WHAT IS EXPECTED ::
Restate, word for word and with nothing added, the lines from the one containing "Find the length of the longest bitonic subsequence of 36" through the last line of the material below.

· · · · · · ·

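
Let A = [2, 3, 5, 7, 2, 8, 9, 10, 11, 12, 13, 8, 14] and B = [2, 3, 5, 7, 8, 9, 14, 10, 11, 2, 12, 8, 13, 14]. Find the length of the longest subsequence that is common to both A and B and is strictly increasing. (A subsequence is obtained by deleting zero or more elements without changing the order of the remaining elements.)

For each value that appears in both, track the longest common increasing run ending there.
The best achievable length is 11; one witness is 2, 3, 5, 7, 8, 9, 10, 11, 12, 13, 14 (A-positions 1,2,3,4,6,7,8,9,10,11,13, B-positions 1,2,3,4,5,6,8,9,11,13,14).

11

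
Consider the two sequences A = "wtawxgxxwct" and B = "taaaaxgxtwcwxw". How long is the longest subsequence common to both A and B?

7

A longest common subsequence is taxgxxw (length 7); the LCS DP confirms no longer common subsequence exists.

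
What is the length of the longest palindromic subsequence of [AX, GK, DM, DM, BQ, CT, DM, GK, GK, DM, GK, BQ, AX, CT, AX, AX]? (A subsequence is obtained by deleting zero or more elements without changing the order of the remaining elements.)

9

One longest palindromic subsequence is AX GK DM DM CT DM DM GK AX (positions 1,2,3,4,6,7,10,11,16); it reads the same forward and backward, and the interval DP gives dp[1][16] = 9.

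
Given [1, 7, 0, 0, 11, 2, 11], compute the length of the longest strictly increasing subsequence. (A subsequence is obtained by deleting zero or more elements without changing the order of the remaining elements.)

3

Scanning left to right, the best length ending at each element is: 1→1, 7→2, 0→1, 0→1, 11→3, 2→2, 11→3.
So the longest increasing subsequence has length 3, e.g. 1, 7, 11.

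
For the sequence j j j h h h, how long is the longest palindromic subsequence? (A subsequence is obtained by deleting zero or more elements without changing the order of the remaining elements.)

3

One longest palindromic subsequence is hhh (positions 4,5,6); it reads the same forward and backward, and the interval DP gives dp[1][6] = 3.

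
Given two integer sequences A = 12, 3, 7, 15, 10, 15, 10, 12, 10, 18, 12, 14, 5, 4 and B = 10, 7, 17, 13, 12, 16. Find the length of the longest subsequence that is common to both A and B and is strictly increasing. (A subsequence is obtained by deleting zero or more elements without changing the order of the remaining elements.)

For each value that appears in both, track the longest common increasing run ending there.
The best achievable length is 2; one witness is 10, 12 (A-positions 5,8, B-positions 1,5).

2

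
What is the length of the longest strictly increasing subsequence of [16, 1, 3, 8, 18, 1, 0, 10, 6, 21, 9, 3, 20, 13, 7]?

5

One longest increasing subsequence is 1, 3, 8, 18, 21 (positions 2,3,4,5,10), of length 5; no longer one exists.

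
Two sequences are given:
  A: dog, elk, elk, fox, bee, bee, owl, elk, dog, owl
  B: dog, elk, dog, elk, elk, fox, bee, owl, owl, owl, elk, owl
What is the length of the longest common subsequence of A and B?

8

Backtracking the LCS table gives one alignment: dog (A1,B3) → elk (A2,B4) → elk (A3,B5) → fox (A4,B6) → bee (A5,B7) → owl (A7,B10) → elk (A8,B11) → owl (A10,B12).
So the longest common subsequence has length 8.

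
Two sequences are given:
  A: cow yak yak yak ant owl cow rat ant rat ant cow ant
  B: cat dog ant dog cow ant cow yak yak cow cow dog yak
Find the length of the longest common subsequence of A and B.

Backtracking the LCS table gives one alignment: cow (A1,B7) → yak (A3,B8) → yak (A4,B9) → cow (A7,B10) → cow (A12,B11).
So the longest common subsequence has length 5.

5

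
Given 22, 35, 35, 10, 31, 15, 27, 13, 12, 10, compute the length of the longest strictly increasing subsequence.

3

Let dp[i] be the longest increasing subsequence ending at position i. Then dp = [1, 2, 2, 1, 2, 2, 3, 2, 2, 1].
The maximum is 3; one witness is 10, 15, 27 at positions 4,6,7.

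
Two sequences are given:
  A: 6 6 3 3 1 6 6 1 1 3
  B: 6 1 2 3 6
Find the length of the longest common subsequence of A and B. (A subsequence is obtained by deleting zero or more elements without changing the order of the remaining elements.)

A longest common subsequence is 6, 3, 6 (length 3); the LCS DP confirms no longer common subsequence exists.

3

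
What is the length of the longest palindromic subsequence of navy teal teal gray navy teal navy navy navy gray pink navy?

One longest palindromic subsequence is navy gray navy navy navy navy gray navy (positions 1,4,5,7,8,9,10,12); it reads the same forward and backward, and the interval DP gives dp[1][12] = 8.

8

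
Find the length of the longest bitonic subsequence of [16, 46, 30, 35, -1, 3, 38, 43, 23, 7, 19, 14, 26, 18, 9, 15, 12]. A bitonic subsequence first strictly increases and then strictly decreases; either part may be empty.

10

One longest bitonic subsequence is 16, 30, 35, 38, 43, 23, 19, 18, 15, 12 (positions 1,3,4,7,8,9,11,14,16,17): it rises to 43 then falls. Length 10 is optimal.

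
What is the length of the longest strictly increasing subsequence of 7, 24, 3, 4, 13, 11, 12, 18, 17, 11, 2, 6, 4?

5

Scanning left to right, the best length ending at each element is: 7→1, 24→2, 3→1, 4→2, 13→3, 11→3, 12→4, 18→5, 17→5, 11→3, 2→1, 6→3, 4→2.
So the longest increasing subsequence has length 5, e.g. 3, 4, 11, 12, 18.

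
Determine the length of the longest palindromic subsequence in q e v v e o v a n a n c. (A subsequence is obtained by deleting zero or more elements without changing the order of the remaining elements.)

One longest palindromic subsequence is evve (positions 2,3,4,5); it reads the same forward and backward, and the interval DP gives dp[1][12] = 4.

4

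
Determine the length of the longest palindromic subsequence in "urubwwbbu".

Using dp[i][j] = 2 + dp[i+1][j−1] if the ends match, else max(dp[i+1][j], dp[i][j−1]):
dp[1][9] = 6. A witness is ubwwbu at positions 1,4,5,6,8,9.

6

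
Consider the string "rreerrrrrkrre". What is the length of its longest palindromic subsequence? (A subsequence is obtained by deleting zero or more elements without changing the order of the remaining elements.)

9

One longest palindromic subsequence is errrrrrre (positions 3,5,6,7,8,9,11,12,13); it reads the same forward and backward, and the interval DP gives dp[1][13] = 9.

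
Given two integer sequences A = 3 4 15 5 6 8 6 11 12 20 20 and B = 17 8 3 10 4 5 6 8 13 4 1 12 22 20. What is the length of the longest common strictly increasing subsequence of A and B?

7

A longest common strictly increasing subsequence is 3, 4, 5, 6, 8, 12, 20 (length 7); it appears in order in both A and B, and no longer such subsequence exists.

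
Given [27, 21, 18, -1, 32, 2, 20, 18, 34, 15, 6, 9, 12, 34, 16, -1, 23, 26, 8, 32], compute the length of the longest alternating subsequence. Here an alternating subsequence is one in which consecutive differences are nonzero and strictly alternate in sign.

A longest alternating subsequence is 27, 21, 32, 2, 20, 18, 34, 15, 34, 16, 23, 8, 32 (positions 1,2,5,6,7,8,9,10,14,15,17,19,20); its 12 consecutive differences strictly alternate in sign, and length 13 is optimal.

13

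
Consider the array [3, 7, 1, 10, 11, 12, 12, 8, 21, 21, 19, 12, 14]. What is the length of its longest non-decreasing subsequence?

8

Let dp[i] be the longest non-decreasing subsequence ending at position i. Then dp = [1, 2, 1, 3, 4, 5, 6, 3, 7, 8, 7, 7, 8].
The maximum is 8; one witness is 3, 7, 10, 11, 12, 12, 21, 21 at positions 1,2,4,5,6,7,9,10.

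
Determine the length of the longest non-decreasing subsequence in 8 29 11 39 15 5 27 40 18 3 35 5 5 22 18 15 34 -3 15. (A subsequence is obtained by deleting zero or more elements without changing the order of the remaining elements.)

6

One longest non-decreasing subsequence is 8, 11, 15, 18, 22, 34 (positions 1,3,5,9,14,17), of length 6; no longer one exists.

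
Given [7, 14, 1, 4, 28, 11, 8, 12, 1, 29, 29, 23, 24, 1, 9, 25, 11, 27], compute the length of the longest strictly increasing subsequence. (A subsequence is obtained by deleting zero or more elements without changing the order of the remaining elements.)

8

Let dp[i] be the longest increasing subsequence ending at position i. Then dp = [1, 2, 1, 2, 3, 3, 3, 4, 1, 5, 5, 5, 6, 1, 4, 7, 5, 8].
The maximum is 8; one witness is 1, 4, 11, 12, 23, 24, 25, 27 at positions 3,4,6,8,12,13,16,18.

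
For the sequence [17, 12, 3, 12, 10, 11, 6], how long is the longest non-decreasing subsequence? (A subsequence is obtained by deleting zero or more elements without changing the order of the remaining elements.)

3

Scanning left to right, the best length ending at each element is: 17→1, 12→1, 3→1, 12→2, 10→2, 11→3, 6→2.
So the longest non-decreasing subsequence has length 3, e.g. 3, 10, 11.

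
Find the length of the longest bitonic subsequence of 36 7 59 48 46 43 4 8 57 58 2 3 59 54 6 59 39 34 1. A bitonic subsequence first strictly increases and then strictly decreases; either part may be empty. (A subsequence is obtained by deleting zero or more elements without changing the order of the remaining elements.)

Let inc[i] be the LIS ending at i and dec[i] the longest strictly decreasing subsequence starting at i. inc = [1, 1, 2, 2, 2, 2, 1, 2, 3, 4, 1, 2, 5, 3, 3, 5, 4, 4, 1], dec = [5, 4, 7, 6, 5, 4, 3, 3, 5, 5, 2, 2, 5, 4, 2, 4, 3, 2, 1].
max_i inc[i]+dec[i]−1 = 9, with one witness 36, 48, 57, 58, 59, 54, 39, 34, 1.

9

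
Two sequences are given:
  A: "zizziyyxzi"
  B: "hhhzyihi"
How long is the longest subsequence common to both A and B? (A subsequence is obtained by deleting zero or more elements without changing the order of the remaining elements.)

Backtracking the LCS table gives one alignment: z (A1,B4) → i (A2,B6) → i (A10,B8).
So the longest common subsequence has length 3.

3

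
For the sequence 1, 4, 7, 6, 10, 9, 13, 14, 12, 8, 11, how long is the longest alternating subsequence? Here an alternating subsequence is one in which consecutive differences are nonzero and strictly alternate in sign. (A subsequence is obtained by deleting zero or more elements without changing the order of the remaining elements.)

8

Track the best alternating length ending on an up-step vs a down-step at each position: up/down = 1/1, 2/1, 2/1, 2/3, 4/1, 4/5, 6/1, 6/1, 6/7, 4/7, 8/7.
The maximum over both is 8; one such subsequence is 1, 7, 6, 10, 9, 13, 8, 11.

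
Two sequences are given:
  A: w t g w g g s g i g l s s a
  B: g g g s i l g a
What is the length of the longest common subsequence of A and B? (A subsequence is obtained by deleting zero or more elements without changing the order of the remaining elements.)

7

Backtracking the LCS table gives one alignment: g (A3,B1) → g (A5,B2) → g (A6,B3) → s (A7,B4) → i (A9,B5) → g (A10,B7) → a (A14,B8).
So the longest common subsequence has length 7.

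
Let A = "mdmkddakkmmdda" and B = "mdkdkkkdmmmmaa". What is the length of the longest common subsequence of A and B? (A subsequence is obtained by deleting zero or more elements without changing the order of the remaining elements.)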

· · · · · · ·

RESULT BELOW ::
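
Find the length of the longest bitonic subsequence of 36 7 59 48 46 43 4 8 57 58 2 3 59 54 6 59 39 34 1. A bitonic subsequence first strictly increases and then strictly decreases; either part may be empty. (A subsequence is obtained by deleting zero or more elements without changing the order of the remaining elements.)

Let inc[i] be the LIS ending at i and dec[i] the longest strictly decreasing subsequence starting at i. inc = [1, 1, 2, 2, 2, 2, 1, 2, 3, 4, 1, 2, 5, 3, 3, 5, 4, 4, 1], dec = [5, 4, 7, 6, 5, 4, 3, 3, 5, 5, 2, 2, 5, 4, 2, 4, 3, 2, 1].
max_i inc[i]+dec[i]−1 = 9, with one witness 36, 48, 57, 58, 59, 54, 39, 34, 1.

9

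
Two sequences are given:
  A: "zizziyyxzi"
  B: "hhhzyihi"
How long is the longest subsequence common to both A and B? (A subsequence is obtained by deleting zero or more elements without changing the order of the remaining elements.)

Backtracking the LCS table gives one alignment: z (A1,B4) → i (A2,B6) → i (A10,B8).
So the longest common subsequence has length 3.

3

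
For the sequence 1, 4, 7, 6, 10, 9, 13, 14, 12, 8, 11, how long is the longest alternating subsequence? Here an alternating subsequence is one in which consecutive differences are nonzero and strictly alternate in sign. (A subsequence is obtained by deleting zero or more elements without changing the order of the remaining elements.)

8

Track the best alternating length ending on an up-step vs a down-step at each position: up/down = 1/1, 2/1, 2/1, 2/3, 4/1, 4/5, 6/1, 6/1, 6/7, 4/7, 8/7.
The maximum over both is 8; one such subsequence is 1, 7, 6, 10, 9, 13, 8, 11.

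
Two sequences are given:
  A: w t g w g g s g i g l s s a
  B: g g g s i l g a
What is the length of the longest common subsequence of A and B? (A subsequence is obtained by deleting zero or more elements without changing the order of the remaining elements.)

7

Backtracking the LCS table gives one alignment: g (A3,B1) → g (A5,B2) → g (A6,B3) → s (A7,B4) → i (A9,B5) → g (A10,B7) → a (A14,B8).
So the longest common subsequence has length 7.

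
Let A = "mdmkddakkmmdda" and B = "mdkdkkkdmmmmaa". What is the length of the longest common subsequence of A and B? (A subsequence is obtained by deleting zero or more elements without changing the order of the remaining elements.)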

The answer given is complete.